REQUIRED WORK - Could you output all of the records below exactly as they appear?

Stored items
+===+

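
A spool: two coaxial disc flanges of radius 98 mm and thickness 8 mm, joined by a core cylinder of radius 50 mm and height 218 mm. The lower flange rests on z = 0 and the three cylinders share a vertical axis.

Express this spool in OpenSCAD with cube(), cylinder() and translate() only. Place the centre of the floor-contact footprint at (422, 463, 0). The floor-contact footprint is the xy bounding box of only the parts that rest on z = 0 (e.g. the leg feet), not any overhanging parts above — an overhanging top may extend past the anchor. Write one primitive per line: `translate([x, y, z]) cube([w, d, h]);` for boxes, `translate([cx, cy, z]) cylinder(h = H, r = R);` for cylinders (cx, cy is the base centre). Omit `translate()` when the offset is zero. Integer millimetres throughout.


translate([422, 463, 0]) cylinder(h = 8, r = 98);
translate([422, 463, 8]) cylinder(h = 218, r = 50);
translate([422, 463, 226]) cylinder(h = 8, r = 98);


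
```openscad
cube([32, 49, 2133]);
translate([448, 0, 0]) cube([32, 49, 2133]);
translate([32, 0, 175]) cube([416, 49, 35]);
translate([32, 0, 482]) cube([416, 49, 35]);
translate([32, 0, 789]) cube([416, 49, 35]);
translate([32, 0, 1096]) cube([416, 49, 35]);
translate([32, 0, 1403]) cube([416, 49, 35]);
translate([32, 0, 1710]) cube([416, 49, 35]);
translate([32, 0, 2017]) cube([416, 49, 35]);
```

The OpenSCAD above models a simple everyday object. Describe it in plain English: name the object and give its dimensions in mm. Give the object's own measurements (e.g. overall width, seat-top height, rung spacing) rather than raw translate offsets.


A straight ladder. Two 32×49 mm vertical rails, 2133 mm tall, stand 480 mm apart (outside-to-outside) with their front faces coplanar on the −y side. 7 rungs, each 49 mm deep and 35 mm tall, span between the inner faces of the rails, front faces flush with the rails. The lowest rung's underside is at z = 175 mm and rungs are spaced 307 mm apart (underside to underside).


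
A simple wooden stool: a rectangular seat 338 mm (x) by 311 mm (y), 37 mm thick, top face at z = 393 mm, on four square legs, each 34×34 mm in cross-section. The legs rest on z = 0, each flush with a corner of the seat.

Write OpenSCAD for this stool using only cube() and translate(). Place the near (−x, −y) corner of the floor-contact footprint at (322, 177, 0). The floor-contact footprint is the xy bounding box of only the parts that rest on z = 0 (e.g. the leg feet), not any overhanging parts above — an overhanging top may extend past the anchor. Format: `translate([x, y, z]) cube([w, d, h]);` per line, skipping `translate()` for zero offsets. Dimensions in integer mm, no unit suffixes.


// leg_h = 393 - 37 = 356
translate([322, 177, 356]) cube([338, 311, 37]);
translate([322, 177, 0]) cube([34, 34, 356]);
translate([626, 177, 0]) cube([34, 34, 356]);
translate([322, 454, 0]) cube([34, 34, 356]);
translate([626, 454, 0]) cube([34, 34, 356]);


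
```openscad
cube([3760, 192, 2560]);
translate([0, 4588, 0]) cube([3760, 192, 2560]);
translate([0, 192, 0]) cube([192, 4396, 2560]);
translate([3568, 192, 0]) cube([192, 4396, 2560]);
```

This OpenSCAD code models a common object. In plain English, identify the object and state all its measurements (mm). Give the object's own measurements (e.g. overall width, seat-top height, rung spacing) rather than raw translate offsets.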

+===+

WRITTEN ANSWER -
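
A spool: two coaxial disc flanges of radius 98 mm and thickness 8 mm, joined by a core cylinder of radius 50 mm and height 218 mm. The lower flange rests on z = 0 and the three cylinders share a vertical axis.

Express this spool in OpenSCAD with cube(), cylinder() and translate() only. Place the centre of the floor-contact footprint at (422, 463, 0). The floor-contact footprint is the xy bounding box of only the parts that rest on z = 0 (e.g. the leg feet), not any overhanging parts above — an overhanging top may extend past the anchor. Write one primitive per line: `translate([x, y, z]) cube([w, d, h]);` for boxes, `translate([cx, cy, z]) cylinder(h = H, r = R);` for cylinders (cx, cy is the base centre). Omit `translate()` when the offset is zero. Integer millimetres throughout.


translate([422, 463, 0]) cylinder(h = 8, r = 98);
translate([422, 463, 8]) cylinder(h = 218, r = 50);
translate([422, 463, 226]) cylinder(h = 8, r = 98);


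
```openscad
cube([32, 49, 2133]);
translate([448, 0, 0]) cube([32, 49, 2133]);
translate([32, 0, 175]) cube([416, 49, 35]);
translate([32, 0, 482]) cube([416, 49, 35]);
translate([32, 0, 789]) cube([416, 49, 35]);
translate([32, 0, 1096]) cube([416, 49, 35]);
translate([32, 0, 1403]) cube([416, 49, 35]);
translate([32, 0, 1710]) cube([416, 49, 35]);
translate([32, 0, 2017]) cube([416, 49, 35]);
```

The OpenSCAD above models a simple everyday object. Describe it in plain English: name the object and give its dimensions in mm. Give the object's own measurements (e.g. overall width, seat-top height, rung spacing) rather than raw translate offsets.


A straight ladder. Two 32×49 mm vertical rails, 2133 mm tall, stand 480 mm apart (outside-to-outside) with their front faces coplanar on the −y side. 7 rungs, each 49 mm deep and 35 mm tall, span between the inner faces of the rails, front faces flush with the rails. The lowest rung's underside is at z = 175 mm and rungs are spaced 307 mm apart (underside to underside).


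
A simple wooden stool: a rectangular seat 338 mm (x) by 311 mm (y), 37 mm thick, top face at z = 393 mm, on four square legs, each 34×34 mm in cross-section. The legs rest on z = 0, each flush with a corner of the seat.

Write OpenSCAD for this stool using only cube() and translate(). Place the near (−x, −y) corner of the floor-contact footprint at (322, 177, 0). The floor-contact footprint is the xy bounding box of only the parts that rest on z = 0 (e.g. the leg feet), not any overhanging parts above — an overhanging top may extend past the anchor. Format: `translate([x, y, z]) cube([w, d, h]);` per line, skipping `translate()` for zero offsets. Dimensions in integer mm, no unit suffixes.


// leg_h = 393 - 37 = 356
translate([322, 177, 356]) cube([338, 311, 37]);
translate([322, 177, 0]) cube([34, 34, 356]);
translate([626, 177, 0]) cube([34, 34, 356]);
translate([322, 454, 0]) cube([34, 34, 356]);
translate([626, 454, 0]) cube([34, 34, 356]);


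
```openscad
cube([3760, 192, 2560]);
translate([0, 4588, 0]) cube([3760, 192, 2560]);
translate([0, 192, 0]) cube([192, 4396, 2560]);
translate([3568, 192, 0]) cube([192, 4396, 2560]);
```

This OpenSCAD code models a common object. In plain English, identify the object and state all its measurements (mm). Give the object's own measurements (e.g. overall width, seat-top height, rung spacing) rather than raw translate offsets.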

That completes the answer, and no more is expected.